● **Provided material**:
::::

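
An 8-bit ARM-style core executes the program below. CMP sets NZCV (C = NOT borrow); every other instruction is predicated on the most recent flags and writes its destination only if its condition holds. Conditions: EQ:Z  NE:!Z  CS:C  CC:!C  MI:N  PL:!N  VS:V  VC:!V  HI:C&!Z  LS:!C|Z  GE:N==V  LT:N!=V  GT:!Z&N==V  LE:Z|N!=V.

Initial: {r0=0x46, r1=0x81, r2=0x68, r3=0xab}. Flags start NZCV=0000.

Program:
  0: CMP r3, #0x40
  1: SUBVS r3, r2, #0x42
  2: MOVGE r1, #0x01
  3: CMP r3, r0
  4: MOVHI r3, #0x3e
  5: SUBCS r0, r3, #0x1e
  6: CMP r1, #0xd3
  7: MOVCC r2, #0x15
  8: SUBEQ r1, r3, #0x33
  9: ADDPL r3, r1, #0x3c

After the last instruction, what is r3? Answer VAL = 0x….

VAL = 0x26

0: ✓ CMP  NZCV=0011
1: ✓ SUBVS  r3←0x26
2: · MOVGE
3: ✓ CMP  NZCV=1000
4: · MOVHI
5: · SUBCS
6: ✓ CMP  NZCV=1000
7: ✓ MOVCC  r2←0x15
8: · SUBEQ
9: · ADDPL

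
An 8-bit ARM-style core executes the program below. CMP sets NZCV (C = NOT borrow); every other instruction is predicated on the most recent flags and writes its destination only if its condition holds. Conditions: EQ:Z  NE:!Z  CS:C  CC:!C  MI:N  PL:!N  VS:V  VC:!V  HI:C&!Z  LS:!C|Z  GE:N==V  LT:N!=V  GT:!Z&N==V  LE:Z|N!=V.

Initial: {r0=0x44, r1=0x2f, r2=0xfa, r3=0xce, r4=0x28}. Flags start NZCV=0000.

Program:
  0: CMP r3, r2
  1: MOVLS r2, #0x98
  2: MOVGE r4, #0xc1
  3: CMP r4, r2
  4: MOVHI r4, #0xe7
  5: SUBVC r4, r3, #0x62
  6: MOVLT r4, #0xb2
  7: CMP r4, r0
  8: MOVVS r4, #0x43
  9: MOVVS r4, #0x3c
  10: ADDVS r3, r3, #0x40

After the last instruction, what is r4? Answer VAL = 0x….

[0] flags=1000 → (cmp)
[1] flags=1000 LS?T → r2=0x98
[2] flags=1000 GE?F → skip
[3] flags=1001 → (cmp)
[4] flags=1001 HI?F → skip
[5] flags=1001 VC?F → skip
[6] flags=1001 LT?F → skip
[7] flags=1000 → (cmp)
[8] flags=1000 VS?F → skip
[9] flags=1000 VS?F → skip
[10] flags=1000 VS?F → skip

VAL = 0x28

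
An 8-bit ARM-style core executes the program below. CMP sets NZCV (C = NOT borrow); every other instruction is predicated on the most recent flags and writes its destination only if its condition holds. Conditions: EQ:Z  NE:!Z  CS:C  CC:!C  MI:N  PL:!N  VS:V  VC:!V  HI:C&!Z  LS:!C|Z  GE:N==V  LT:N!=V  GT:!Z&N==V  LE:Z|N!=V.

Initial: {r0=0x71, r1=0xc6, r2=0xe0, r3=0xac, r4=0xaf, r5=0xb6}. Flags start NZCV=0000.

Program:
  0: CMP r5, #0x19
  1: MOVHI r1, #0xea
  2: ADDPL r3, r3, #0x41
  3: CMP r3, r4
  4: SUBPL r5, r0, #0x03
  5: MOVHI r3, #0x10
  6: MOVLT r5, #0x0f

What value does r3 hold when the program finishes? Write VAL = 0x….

VAL = 0xac

[0] flags=1010 → (cmp)
[1] flags=1010 HI?T → r1=0xea
[2] flags=1010 PL?F → skip
[3] flags=1000 → (cmp)
[4] flags=1000 PL?F → skip
[5] flags=1000 HI?F → skip
[6] flags=1000 LT?T → r5=0x0f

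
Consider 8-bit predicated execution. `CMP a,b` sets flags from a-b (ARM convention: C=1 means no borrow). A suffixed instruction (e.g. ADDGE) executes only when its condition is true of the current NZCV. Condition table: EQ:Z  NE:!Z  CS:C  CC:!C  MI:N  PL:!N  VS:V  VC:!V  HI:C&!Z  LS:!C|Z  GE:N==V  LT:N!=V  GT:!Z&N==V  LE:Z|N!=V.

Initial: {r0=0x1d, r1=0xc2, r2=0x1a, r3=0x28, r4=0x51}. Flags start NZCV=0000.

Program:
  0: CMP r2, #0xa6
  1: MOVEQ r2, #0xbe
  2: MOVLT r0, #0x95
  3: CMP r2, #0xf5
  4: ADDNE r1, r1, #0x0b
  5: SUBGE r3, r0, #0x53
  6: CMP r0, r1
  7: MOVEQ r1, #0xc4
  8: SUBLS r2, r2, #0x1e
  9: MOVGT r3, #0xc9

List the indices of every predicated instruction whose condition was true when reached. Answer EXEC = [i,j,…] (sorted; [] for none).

0: ✓ CMP  NZCV=0000
1: · MOVEQ
2: · MOVLT
3: ✓ CMP  NZCV=0000
4: ✓ ADDNE  r1←0xcd
5: ✓ SUBGE  r3←0xca
6: ✓ CMP  NZCV=0000
7: · MOVEQ
8: ✓ SUBLS  r2←0xfc
9: ✓ MOVGT  r3←0xc9

EXEC = [4,5,8,9]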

::::

● **Directions for this task**: Repeat word for word the lines above that run from the line containing "2: ADDPL r3, r3, #0x41" through the line containing "Consider 8-bit predicated", both ends included, and nothing else.

● **Task output**:
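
  2: ADDPL r3, r3, #0x41
  3: CMP r3, r4
  4: SUBPL r5, r0, #0x03
  5: MOVHI r3, #0x10
  6: MOVLT r5, #0x0f

What value does r3 hold when the program finishes? Write VAL = 0x….

VAL = 0xac

[0] flags=1010 → (cmp)
[1] flags=1010 HI?T → r1=0xea
[2] flags=1010 PL?F → skip
[3] flags=1000 → (cmp)
[4] flags=1000 PL?F → skip
[5] flags=1000 HI?F → skip
[6] flags=1000 LT?T → r5=0x0f

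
Consider 8-bit predicated execution. `CMP a,b` sets flags from a-b (ARM convention: C=1 means no borrow). A suffixed instruction (e.g. ADDGE) executes only when its condition is true of the current NZCV. Condition table: EQ:Z  NE:!Z  CS:C  CC:!C  MI:N  PL:!N  VS:V  VC:!V  HI:C&!Z  LS:!C|Z  GE:N==V  LT:N!=V  GT:!Z&N==V  LE:Z|N!=V.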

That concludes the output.